§ How to complete this task
From the line containing "- Component E: Al2O3 65.91%; LOI 34.09%." down to the line containing "Raw material analyses" in the records below, reproduce every line exactly, ends included, and omit all others.

§ Records to process

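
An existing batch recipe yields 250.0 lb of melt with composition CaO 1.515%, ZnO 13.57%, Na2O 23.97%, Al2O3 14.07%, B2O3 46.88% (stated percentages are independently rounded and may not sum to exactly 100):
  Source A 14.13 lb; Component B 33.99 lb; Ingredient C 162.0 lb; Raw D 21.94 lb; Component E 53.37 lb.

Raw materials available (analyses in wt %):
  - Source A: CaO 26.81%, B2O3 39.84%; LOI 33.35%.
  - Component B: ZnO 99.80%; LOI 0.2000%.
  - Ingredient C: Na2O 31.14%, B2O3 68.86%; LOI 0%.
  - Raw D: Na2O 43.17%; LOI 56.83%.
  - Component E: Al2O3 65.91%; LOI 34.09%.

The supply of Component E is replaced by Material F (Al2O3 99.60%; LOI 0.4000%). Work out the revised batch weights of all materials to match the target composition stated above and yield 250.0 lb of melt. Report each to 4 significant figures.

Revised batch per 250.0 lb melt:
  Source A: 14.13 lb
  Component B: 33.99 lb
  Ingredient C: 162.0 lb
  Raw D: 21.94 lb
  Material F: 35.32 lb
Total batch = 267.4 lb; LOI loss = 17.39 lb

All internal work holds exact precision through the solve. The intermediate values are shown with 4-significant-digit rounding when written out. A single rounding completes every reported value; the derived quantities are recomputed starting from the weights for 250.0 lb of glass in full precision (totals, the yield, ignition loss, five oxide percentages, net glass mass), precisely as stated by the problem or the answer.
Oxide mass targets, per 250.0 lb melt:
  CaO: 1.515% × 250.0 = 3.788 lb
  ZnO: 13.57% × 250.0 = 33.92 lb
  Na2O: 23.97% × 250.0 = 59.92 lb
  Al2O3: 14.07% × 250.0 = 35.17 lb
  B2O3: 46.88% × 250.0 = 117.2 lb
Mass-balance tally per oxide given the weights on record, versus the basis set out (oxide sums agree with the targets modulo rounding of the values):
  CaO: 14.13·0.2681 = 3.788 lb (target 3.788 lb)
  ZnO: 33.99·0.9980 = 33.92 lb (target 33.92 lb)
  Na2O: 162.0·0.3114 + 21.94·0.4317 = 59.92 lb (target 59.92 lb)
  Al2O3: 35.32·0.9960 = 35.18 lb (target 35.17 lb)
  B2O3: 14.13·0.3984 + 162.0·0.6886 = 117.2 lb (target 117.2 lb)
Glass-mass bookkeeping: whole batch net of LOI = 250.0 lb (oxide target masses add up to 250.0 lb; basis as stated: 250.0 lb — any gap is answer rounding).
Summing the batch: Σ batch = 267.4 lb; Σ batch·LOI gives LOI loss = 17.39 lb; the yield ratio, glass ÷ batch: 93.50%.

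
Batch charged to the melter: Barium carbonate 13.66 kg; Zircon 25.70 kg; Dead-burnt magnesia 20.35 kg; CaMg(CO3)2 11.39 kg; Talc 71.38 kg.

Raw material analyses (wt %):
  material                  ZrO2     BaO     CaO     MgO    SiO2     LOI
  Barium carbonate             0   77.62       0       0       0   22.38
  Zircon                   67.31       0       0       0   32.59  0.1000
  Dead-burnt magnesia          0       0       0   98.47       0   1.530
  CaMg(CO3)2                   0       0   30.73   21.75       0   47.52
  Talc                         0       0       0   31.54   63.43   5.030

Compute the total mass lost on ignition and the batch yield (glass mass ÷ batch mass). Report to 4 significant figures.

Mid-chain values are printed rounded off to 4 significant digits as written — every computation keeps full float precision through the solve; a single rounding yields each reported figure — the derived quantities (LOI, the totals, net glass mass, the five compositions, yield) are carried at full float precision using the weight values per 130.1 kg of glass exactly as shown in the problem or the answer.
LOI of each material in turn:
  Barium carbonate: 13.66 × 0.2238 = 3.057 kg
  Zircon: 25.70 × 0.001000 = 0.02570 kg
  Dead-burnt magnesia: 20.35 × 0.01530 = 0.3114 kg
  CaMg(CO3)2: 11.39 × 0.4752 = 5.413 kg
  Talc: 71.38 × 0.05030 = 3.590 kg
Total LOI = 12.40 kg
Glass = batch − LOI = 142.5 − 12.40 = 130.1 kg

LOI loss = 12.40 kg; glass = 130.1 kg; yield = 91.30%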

§ Expected answer
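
  - Component E: Al2O3 65.91%; LOI 34.09%.

The supply of Component E is replaced by Material F (Al2O3 99.60%; LOI 0.4000%). Work out the revised batch weights of all materials to match the target composition stated above and yield 250.0 lb of melt. Report each to 4 significant figures.

Revised batch per 250.0 lb melt:
  Source A: 14.13 lb
  Component B: 33.99 lb
  Ingredient C: 162.0 lb
  Raw D: 21.94 lb
  Material F: 35.32 lb
Total batch = 267.4 lb; LOI loss = 17.39 lb

All internal work holds exact precision through the solve. The intermediate values are shown with 4-significant-digit rounding when written out. A single rounding completes every reported value; the derived quantities are recomputed starting from the weights for 250.0 lb of glass in full precision (totals, the yield, ignition loss, five oxide percentages, net glass mass), precisely as stated by the problem or the answer.
Oxide mass targets, per 250.0 lb melt:
  CaO: 1.515% × 250.0 = 3.788 lb
  ZnO: 13.57% × 250.0 = 33.92 lb
  Na2O: 23.97% × 250.0 = 59.92 lb
  Al2O3: 14.07% × 250.0 = 35.17 lb
  B2O3: 46.88% × 250.0 = 117.2 lb
Mass-balance tally per oxide given the weights on record, versus the basis set out (oxide sums agree with the targets modulo rounding of the values):
  CaO: 14.13·0.2681 = 3.788 lb (target 3.788 lb)
  ZnO: 33.99·0.9980 = 33.92 lb (target 33.92 lb)
  Na2O: 162.0·0.3114 + 21.94·0.4317 = 59.92 lb (target 59.92 lb)
  Al2O3: 35.32·0.9960 = 35.18 lb (target 35.17 lb)
  B2O3: 14.13·0.3984 + 162.0·0.6886 = 117.2 lb (target 117.2 lb)
Glass-mass bookkeeping: whole batch net of LOI = 250.0 lb (oxide target masses add up to 250.0 lb; basis as stated: 250.0 lb — any gap is answer rounding).
Summing the batch: Σ batch = 267.4 lb; Σ batch·LOI gives LOI loss = 17.39 lb; the yield ratio, glass ÷ batch: 93.50%.

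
Batch charged to the melter: Barium carbonate 13.66 kg; Zircon 25.70 kg; Dead-burnt magnesia 20.35 kg; CaMg(CO3)2 11.39 kg; Talc 71.38 kg.

Raw material analyses (wt %):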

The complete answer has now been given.